Stored items
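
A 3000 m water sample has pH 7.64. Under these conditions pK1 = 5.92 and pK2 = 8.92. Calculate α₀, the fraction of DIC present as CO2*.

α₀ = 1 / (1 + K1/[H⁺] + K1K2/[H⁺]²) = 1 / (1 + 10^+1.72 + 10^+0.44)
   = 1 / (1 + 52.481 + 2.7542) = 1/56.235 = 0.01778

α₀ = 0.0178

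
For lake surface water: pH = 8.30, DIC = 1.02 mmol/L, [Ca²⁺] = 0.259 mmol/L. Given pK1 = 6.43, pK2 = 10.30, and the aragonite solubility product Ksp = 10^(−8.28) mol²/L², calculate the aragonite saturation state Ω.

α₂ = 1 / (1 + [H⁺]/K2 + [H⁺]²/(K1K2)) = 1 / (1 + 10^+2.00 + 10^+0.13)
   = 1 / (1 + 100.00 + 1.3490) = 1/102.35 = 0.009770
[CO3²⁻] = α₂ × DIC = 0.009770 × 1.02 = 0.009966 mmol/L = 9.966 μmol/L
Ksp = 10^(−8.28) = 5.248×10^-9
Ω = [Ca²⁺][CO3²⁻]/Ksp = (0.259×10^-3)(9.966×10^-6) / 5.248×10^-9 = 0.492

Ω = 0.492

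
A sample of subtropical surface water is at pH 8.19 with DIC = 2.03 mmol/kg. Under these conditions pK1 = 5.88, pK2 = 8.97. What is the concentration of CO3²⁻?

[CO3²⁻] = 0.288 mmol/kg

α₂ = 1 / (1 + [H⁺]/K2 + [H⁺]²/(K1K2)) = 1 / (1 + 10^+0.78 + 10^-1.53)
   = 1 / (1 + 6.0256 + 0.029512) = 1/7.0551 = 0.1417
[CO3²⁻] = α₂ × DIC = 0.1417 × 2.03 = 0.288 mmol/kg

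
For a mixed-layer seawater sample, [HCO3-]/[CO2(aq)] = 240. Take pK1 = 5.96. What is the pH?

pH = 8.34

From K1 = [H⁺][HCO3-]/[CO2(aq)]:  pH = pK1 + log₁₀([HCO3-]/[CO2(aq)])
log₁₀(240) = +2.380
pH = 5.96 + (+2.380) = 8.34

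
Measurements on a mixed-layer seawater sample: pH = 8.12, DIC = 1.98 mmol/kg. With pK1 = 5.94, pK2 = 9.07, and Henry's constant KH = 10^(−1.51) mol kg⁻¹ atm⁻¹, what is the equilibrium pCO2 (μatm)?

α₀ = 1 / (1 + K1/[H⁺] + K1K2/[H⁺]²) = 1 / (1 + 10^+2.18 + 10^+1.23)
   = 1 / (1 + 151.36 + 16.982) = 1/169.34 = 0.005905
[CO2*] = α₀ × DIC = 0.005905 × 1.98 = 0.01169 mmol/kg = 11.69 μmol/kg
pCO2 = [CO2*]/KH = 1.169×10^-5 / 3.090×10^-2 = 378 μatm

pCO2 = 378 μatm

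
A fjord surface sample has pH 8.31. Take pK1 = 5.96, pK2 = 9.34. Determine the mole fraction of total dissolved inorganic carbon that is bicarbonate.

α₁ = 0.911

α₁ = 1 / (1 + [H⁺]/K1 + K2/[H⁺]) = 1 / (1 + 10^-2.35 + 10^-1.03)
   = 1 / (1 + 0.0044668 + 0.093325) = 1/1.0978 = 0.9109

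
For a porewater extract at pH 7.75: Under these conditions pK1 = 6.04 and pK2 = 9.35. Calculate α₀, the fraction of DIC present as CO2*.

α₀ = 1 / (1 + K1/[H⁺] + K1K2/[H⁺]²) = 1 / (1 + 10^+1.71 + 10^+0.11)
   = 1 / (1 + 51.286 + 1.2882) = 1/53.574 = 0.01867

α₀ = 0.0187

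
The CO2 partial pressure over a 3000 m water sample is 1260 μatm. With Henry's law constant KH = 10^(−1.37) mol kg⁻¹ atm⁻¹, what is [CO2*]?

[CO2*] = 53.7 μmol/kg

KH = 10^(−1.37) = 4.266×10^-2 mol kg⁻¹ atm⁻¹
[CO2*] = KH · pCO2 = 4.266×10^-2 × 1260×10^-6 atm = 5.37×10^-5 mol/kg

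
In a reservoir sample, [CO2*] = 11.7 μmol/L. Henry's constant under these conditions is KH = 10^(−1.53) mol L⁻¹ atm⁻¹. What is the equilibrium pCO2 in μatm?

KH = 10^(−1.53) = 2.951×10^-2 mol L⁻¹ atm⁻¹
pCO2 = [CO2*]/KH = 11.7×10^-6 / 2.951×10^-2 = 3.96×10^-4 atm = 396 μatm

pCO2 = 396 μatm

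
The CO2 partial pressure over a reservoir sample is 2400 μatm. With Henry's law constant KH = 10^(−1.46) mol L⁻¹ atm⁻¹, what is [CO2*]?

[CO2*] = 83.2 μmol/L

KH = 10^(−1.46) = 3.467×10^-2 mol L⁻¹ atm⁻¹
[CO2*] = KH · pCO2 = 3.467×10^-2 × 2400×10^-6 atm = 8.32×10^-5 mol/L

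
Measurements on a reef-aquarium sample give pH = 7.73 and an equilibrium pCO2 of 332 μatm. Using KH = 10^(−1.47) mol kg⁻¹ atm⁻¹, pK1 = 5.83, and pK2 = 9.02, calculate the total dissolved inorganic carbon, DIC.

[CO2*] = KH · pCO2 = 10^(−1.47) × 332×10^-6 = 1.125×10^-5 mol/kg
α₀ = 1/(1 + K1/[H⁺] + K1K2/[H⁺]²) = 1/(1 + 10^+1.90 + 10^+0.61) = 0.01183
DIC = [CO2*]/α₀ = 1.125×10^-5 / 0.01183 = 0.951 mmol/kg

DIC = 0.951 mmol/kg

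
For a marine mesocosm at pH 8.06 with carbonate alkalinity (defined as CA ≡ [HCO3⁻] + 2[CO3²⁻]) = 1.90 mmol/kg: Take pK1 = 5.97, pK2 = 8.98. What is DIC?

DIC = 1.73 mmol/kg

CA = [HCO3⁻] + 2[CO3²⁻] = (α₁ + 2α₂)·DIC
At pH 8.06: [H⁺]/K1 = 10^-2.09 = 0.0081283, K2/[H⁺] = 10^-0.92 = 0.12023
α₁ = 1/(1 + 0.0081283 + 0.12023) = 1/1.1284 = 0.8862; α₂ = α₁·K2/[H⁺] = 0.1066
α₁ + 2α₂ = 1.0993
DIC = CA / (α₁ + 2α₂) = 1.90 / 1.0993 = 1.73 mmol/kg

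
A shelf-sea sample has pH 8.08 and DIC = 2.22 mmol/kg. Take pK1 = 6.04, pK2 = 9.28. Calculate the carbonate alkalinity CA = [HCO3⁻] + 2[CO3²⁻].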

* [Exercise requirements]
Reproduce each line of the data without any change.

* [Finished exercise]
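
A 3000 m water sample has pH 7.64. Under these conditions pK1 = 5.92 and pK2 = 8.92. Calculate α₀, the fraction of DIC present as CO2*.

α₀ = 1 / (1 + K1/[H⁺] + K1K2/[H⁺]²) = 1 / (1 + 10^+1.72 + 10^+0.44)
   = 1 / (1 + 52.481 + 2.7542) = 1/56.235 = 0.01778

α₀ = 0.0178

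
For lake surface water: pH = 8.30, DIC = 1.02 mmol/L, [Ca²⁺] = 0.259 mmol/L. Given pK1 = 6.43, pK2 = 10.30, and the aragonite solubility product Ksp = 10^(−8.28) mol²/L², calculate the aragonite saturation state Ω.

α₂ = 1 / (1 + [H⁺]/K2 + [H⁺]²/(K1K2)) = 1 / (1 + 10^+2.00 + 10^+0.13)
   = 1 / (1 + 100.00 + 1.3490) = 1/102.35 = 0.009770
[CO3²⁻] = α₂ × DIC = 0.009770 × 1.02 = 0.009966 mmol/L = 9.966 μmol/L
Ksp = 10^(−8.28) = 5.248×10^-9
Ω = [Ca²⁺][CO3²⁻]/Ksp = (0.259×10^-3)(9.966×10^-6) / 5.248×10^-9 = 0.492

Ω = 0.492

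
A sample of subtropical surface water is at pH 8.19 with DIC = 2.03 mmol/kg. Under these conditions pK1 = 5.88, pK2 = 8.97. What is the concentration of CO3²⁻?

[CO3²⁻] = 0.288 mmol/kg

α₂ = 1 / (1 + [H⁺]/K2 + [H⁺]²/(K1K2)) = 1 / (1 + 10^+0.78 + 10^-1.53)
   = 1 / (1 + 6.0256 + 0.029512) = 1/7.0551 = 0.1417
[CO3²⁻] = α₂ × DIC = 0.1417 × 2.03 = 0.288 mmol/kg

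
For a mixed-layer seawater sample, [HCO3-]/[CO2(aq)] = 240. Take pK1 = 5.96. What is the pH?

pH = 8.34

From K1 = [H⁺][HCO3-]/[CO2(aq)]:  pH = pK1 + log₁₀([HCO3-]/[CO2(aq)])
log₁₀(240) = +2.380
pH = 5.96 + (+2.380) = 8.34

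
Measurements on a mixed-layer seawater sample: pH = 8.12, DIC = 1.98 mmol/kg. With pK1 = 5.94, pK2 = 9.07, and Henry's constant KH = 10^(−1.51) mol kg⁻¹ atm⁻¹, what is the equilibrium pCO2 (μatm)?

α₀ = 1 / (1 + K1/[H⁺] + K1K2/[H⁺]²) = 1 / (1 + 10^+2.18 + 10^+1.23)
   = 1 / (1 + 151.36 + 16.982) = 1/169.34 = 0.005905
[CO2*] = α₀ × DIC = 0.005905 × 1.98 = 0.01169 mmol/kg = 11.69 μmol/kg
pCO2 = [CO2*]/KH = 1.169×10^-5 / 3.090×10^-2 = 378 μatm

pCO2 = 378 μatm

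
A fjord surface sample has pH 8.31. Take pK1 = 5.96, pK2 = 9.34. Determine the mole fraction of total dissolved inorganic carbon that is bicarbonate.

α₁ = 0.911

α₁ = 1 / (1 + [H⁺]/K1 + K2/[H⁺]) = 1 / (1 + 10^-2.35 + 10^-1.03)
   = 1 / (1 + 0.0044668 + 0.093325) = 1/1.0978 = 0.9109

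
For a porewater extract at pH 7.75: Under these conditions pK1 = 6.04 and pK2 = 9.35. Calculate α₀, the fraction of DIC present as CO2*.

α₀ = 1 / (1 + K1/[H⁺] + K1K2/[H⁺]²) = 1 / (1 + 10^+1.71 + 10^+0.11)
   = 1 / (1 + 51.286 + 1.2882) = 1/53.574 = 0.01867

α₀ = 0.0187

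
The CO2 partial pressure over a 3000 m water sample is 1260 μatm. With Henry's law constant KH = 10^(−1.37) mol kg⁻¹ atm⁻¹, what is [CO2*]?

[CO2*] = 53.7 μmol/kg

KH = 10^(−1.37) = 4.266×10^-2 mol kg⁻¹ atm⁻¹
[CO2*] = KH · pCO2 = 4.266×10^-2 × 1260×10^-6 atm = 5.37×10^-5 mol/kg

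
In a reservoir sample, [CO2*] = 11.7 μmol/L. Henry's constant under these conditions is KH = 10^(−1.53) mol L⁻¹ atm⁻¹. What is the equilibrium pCO2 in μatm?

KH = 10^(−1.53) = 2.951×10^-2 mol L⁻¹ atm⁻¹
pCO2 = [CO2*]/KH = 11.7×10^-6 / 2.951×10^-2 = 3.96×10^-4 atm = 396 μatm

pCO2 = 396 μatm

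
The CO2 partial pressure over a reservoir sample is 2400 μatm. With Henry's law constant KH = 10^(−1.46) mol L⁻¹ atm⁻¹, what is [CO2*]?

[CO2*] = 83.2 μmol/L

KH = 10^(−1.46) = 3.467×10^-2 mol L⁻¹ atm⁻¹
[CO2*] = KH · pCO2 = 3.467×10^-2 × 2400×10^-6 atm = 8.32×10^-5 mol/L

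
Measurements on a reef-aquarium sample give pH = 7.73 and an equilibrium pCO2 of 332 μatm. Using KH = 10^(−1.47) mol kg⁻¹ atm⁻¹, pK1 = 5.83, and pK2 = 9.02, calculate the total dissolved inorganic carbon, DIC.

[CO2*] = KH · pCO2 = 10^(−1.47) × 332×10^-6 = 1.125×10^-5 mol/kg
α₀ = 1/(1 + K1/[H⁺] + K1K2/[H⁺]²) = 1/(1 + 10^+1.90 + 10^+0.61) = 0.01183
DIC = [CO2*]/α₀ = 1.125×10^-5 / 0.01183 = 0.951 mmol/kg

DIC = 0.951 mmol/kg

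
For a marine mesocosm at pH 8.06 with carbonate alkalinity (defined as CA ≡ [HCO3⁻] + 2[CO3²⁻]) = 1.90 mmol/kg: Take pK1 = 5.97, pK2 = 8.98. What is DIC?

DIC = 1.73 mmol/kg

CA = [HCO3⁻] + 2[CO3²⁻] = (α₁ + 2α₂)·DIC
At pH 8.06: [H⁺]/K1 = 10^-2.09 = 0.0081283, K2/[H⁺] = 10^-0.92 = 0.12023
α₁ = 1/(1 + 0.0081283 + 0.12023) = 1/1.1284 = 0.8862; α₂ = α₁·K2/[H⁺] = 0.1066
α₁ + 2α₂ = 1.0993
DIC = CA / (α₁ + 2α₂) = 1.90 / 1.0993 = 1.73 mmol/kg

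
A shelf-sea sample has pH 8.08 and DIC = 2.22 mmol/kg. Take pK1 = 6.04, pK2 = 9.28. Calculate the carbonate alkalinity CA = [HCO3⁻] + 2[CO3²⁻].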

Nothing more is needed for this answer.